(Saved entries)
○ ○ ○ ○

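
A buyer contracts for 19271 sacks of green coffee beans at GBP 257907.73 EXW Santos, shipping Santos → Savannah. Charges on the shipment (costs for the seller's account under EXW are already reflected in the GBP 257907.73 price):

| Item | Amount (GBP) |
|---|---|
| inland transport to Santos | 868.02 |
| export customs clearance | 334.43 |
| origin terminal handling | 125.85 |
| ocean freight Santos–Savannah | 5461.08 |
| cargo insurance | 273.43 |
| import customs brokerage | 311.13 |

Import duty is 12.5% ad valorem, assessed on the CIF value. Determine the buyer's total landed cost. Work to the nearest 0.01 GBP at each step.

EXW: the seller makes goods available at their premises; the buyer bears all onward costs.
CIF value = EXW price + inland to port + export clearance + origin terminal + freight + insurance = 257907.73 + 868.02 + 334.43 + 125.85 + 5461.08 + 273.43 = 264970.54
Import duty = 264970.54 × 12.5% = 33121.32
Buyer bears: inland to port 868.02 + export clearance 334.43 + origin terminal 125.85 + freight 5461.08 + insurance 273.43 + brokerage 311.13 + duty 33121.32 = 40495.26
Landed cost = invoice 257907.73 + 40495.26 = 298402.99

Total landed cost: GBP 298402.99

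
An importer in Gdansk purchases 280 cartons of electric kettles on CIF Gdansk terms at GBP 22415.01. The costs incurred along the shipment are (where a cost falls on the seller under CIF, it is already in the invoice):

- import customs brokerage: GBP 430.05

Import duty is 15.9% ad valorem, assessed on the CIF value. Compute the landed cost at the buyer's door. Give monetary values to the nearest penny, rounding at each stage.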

○ ○ ○ ○

- [AIM OF THE TASK]:
Retype all of the data exactly. Leave nothing out.

- [EXERCISE RESULT]:
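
A buyer contracts for 19271 sacks of green coffee beans at GBP 257907.73 EXW Santos, shipping Santos → Savannah. Charges on the shipment (costs for the seller's account under EXW are already reflected in the GBP 257907.73 price):

| Item | Amount (GBP) |
|---|---|
| inland transport to Santos | 868.02 |
| export customs clearance | 334.43 |
| origin terminal handling | 125.85 |
| ocean freight Santos–Savannah | 5461.08 |
| cargo insurance | 273.43 |
| import customs brokerage | 311.13 |

Import duty is 12.5% ad valorem, assessed on the CIF value. Determine the buyer's total landed cost. Work to the nearest 0.01 GBP at each step.

EXW: the seller makes goods available at their premises; the buyer bears all onward costs.
CIF value = EXW price + inland to port + export clearance + origin terminal + freight + insurance = 257907.73 + 868.02 + 334.43 + 125.85 + 5461.08 + 273.43 = 264970.54
Import duty = 264970.54 × 12.5% = 33121.32
Buyer bears: inland to port 868.02 + export clearance 334.43 + origin terminal 125.85 + freight 5461.08 + insurance 273.43 + brokerage 311.13 + duty 33121.32 = 40495.26
Landed cost = invoice 257907.73 + 40495.26 = 298402.99

Total landed cost: GBP 298402.99

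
An importer in Gdansk purchases 280 cartons of electric kettles on CIF Gdansk terms at GBP 22415.01. The costs incurred along the shipment are (where a cost falls on the seller under CIF, it is already in the invoice):

- import customs brokerage: GBP 430.05

Import duty is 15.9% ad valorem, assessed on the CIF value. Compute the landed cost at the buyer's door. Give monetary values to the nearest penny, rounding at each stage.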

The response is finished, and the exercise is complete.